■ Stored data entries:
[Start of Attachment]
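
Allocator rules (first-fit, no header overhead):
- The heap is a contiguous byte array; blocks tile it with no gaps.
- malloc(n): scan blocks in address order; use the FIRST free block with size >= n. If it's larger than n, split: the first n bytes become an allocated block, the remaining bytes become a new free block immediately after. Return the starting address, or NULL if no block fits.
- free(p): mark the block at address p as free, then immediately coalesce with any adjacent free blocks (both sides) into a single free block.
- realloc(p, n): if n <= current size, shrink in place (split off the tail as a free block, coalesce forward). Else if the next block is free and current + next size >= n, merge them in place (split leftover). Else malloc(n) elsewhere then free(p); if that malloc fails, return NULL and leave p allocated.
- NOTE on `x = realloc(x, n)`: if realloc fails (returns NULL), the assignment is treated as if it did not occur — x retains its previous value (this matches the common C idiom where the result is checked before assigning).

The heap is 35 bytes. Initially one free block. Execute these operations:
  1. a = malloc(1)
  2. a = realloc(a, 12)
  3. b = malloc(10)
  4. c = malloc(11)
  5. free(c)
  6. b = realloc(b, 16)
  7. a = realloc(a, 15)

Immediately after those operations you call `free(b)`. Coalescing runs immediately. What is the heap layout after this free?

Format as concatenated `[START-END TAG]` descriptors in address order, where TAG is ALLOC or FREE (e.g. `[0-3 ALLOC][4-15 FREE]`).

Answer: [0-11 ALLOC][12-34 FREE]

Derivation:
Op 1: a = malloc(1) -> a = 0; heap: [0-0 ALLOC][1-34 FREE]
Op 2: a = realloc(a, 12) -> a = 0; heap: [0-11 ALLOC][12-34 FREE]
Op 3: b = malloc(10) -> b = 12; heap: [0-11 ALLOC][12-21 ALLOC][22-34 FREE]
Op 4: c = malloc(11) -> c = 22; heap: [0-11 ALLOC][12-21 ALLOC][22-32 ALLOC][33-34 FREE]
Op 5: free(c) -> (freed c); heap: [0-11 ALLOC][12-21 ALLOC][22-34 FREE]
Op 6: b = realloc(b, 16) -> b = 12; heap: [0-11 ALLOC][12-27 ALLOC][28-34 FREE]
Op 7: a = realloc(a, 15) -> NULL (a unchanged); heap: [0-11 ALLOC][12-27 ALLOC][28-34 FREE]
free(b): b = 12 -> block [12-27 ALLOC]; mark free, coalesce with adjacent free neighbors -> [0-11 ALLOC][12-34 FREE]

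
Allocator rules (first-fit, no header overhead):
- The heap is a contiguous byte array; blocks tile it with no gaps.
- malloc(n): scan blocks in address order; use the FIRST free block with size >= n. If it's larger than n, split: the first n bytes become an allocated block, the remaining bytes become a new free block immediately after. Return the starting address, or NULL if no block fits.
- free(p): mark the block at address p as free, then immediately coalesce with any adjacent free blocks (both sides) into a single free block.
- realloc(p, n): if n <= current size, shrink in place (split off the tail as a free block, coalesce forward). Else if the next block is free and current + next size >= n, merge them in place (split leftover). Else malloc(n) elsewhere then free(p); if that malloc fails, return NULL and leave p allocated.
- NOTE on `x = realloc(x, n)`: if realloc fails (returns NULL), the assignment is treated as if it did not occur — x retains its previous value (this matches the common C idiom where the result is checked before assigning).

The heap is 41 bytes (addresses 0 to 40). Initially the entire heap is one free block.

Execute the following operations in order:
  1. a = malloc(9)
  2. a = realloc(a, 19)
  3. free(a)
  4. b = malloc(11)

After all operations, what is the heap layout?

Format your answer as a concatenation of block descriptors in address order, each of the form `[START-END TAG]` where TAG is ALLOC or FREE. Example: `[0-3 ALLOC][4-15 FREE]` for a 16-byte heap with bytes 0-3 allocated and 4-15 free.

Op 1: a = malloc(9) -> a = 0; heap: [0-8 ALLOC][9-40 FREE]
Op 2: a = realloc(a, 19) -> a = 0; heap: [0-18 ALLOC][19-40 FREE]
Op 3: free(a) -> (freed a); heap: [0-40 FREE]
Op 4: b = malloc(11) -> b = 0; heap: [0-10 ALLOC][11-40 FREE]

Answer: [0-10 ALLOC][11-40 FREE]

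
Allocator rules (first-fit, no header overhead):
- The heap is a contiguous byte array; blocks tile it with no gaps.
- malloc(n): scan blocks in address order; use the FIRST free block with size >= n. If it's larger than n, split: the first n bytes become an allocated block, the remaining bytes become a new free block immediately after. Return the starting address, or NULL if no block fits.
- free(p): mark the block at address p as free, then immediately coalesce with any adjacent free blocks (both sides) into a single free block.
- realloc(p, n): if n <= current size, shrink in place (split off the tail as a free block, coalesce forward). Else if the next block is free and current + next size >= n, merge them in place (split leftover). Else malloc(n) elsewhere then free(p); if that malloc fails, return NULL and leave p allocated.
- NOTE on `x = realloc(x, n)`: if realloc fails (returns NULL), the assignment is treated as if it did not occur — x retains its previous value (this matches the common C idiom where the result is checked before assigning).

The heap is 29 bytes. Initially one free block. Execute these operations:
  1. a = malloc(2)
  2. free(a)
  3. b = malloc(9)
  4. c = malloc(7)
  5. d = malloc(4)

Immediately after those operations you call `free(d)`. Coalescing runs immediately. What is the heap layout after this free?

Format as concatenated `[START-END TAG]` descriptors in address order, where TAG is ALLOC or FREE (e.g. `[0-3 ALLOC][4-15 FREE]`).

Op 1: a = malloc(2) -> a = 0; heap: [0-1 ALLOC][2-28 FREE]
Op 2: free(a) -> (freed a); heap: [0-28 FREE]
Op 3: b = malloc(9) -> b = 0; heap: [0-8 ALLOC][9-28 FREE]
Op 4: c = malloc(7) -> c = 9; heap: [0-8 ALLOC][9-15 ALLOC][16-28 FREE]
Op 5: d = malloc(4) -> d = 16; heap: [0-8 ALLOC][9-15 ALLOC][16-19 ALLOC][20-28 FREE]
free(d): d = 16 -> block [16-19 ALLOC]; mark free, coalesce with adjacent free neighbors -> [0-8 ALLOC][9-15 ALLOC][16-28 FREE]

Answer: [0-8 ALLOC][9-15 ALLOC][16-28 FREE]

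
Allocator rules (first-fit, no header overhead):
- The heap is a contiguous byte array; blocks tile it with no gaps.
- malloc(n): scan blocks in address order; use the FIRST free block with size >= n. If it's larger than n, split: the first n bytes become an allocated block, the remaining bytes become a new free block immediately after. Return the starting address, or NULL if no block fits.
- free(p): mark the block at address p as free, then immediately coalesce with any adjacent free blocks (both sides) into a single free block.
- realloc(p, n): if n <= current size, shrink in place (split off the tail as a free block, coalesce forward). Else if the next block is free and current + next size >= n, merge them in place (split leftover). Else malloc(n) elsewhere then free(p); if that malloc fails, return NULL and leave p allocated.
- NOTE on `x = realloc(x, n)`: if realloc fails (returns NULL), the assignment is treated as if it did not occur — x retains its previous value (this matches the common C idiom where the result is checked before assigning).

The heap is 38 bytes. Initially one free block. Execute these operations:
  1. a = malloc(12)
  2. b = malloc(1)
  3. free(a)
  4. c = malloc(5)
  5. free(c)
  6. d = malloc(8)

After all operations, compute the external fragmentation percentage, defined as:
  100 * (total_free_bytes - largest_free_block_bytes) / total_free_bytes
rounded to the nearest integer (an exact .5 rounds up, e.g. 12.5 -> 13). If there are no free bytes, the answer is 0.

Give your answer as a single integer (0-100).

Answer: 14

Derivation:
Op 1: a = malloc(12) -> a = 0; heap: [0-11 ALLOC][12-37 FREE]
Op 2: b = malloc(1) -> b = 12; heap: [0-11 ALLOC][12-12 ALLOC][13-37 FREE]
Op 3: free(a) -> (freed a); heap: [0-11 FREE][12-12 ALLOC][13-37 FREE]
Op 4: c = malloc(5) -> c = 0; heap: [0-4 ALLOC][5-11 FREE][12-12 ALLOC][13-37 FREE]
Op 5: free(c) -> (freed c); heap: [0-11 FREE][12-12 ALLOC][13-37 FREE]
Op 6: d = malloc(8) -> d = 0; heap: [0-7 ALLOC][8-11 FREE][12-12 ALLOC][13-37 FREE]
Free blocks: [4 25] total_free=29 largest=25 -> 100*(29-25)/29 = 400/29 ≈ 13.793 -> rounds to 14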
[End of Attachment]
■ INSTRUCTIONS TO FOLLOW: In the data above, tally the lines holding "Coalescing" and answer with the figure only.

■ RESULT FOR THIS EXERCISE: 2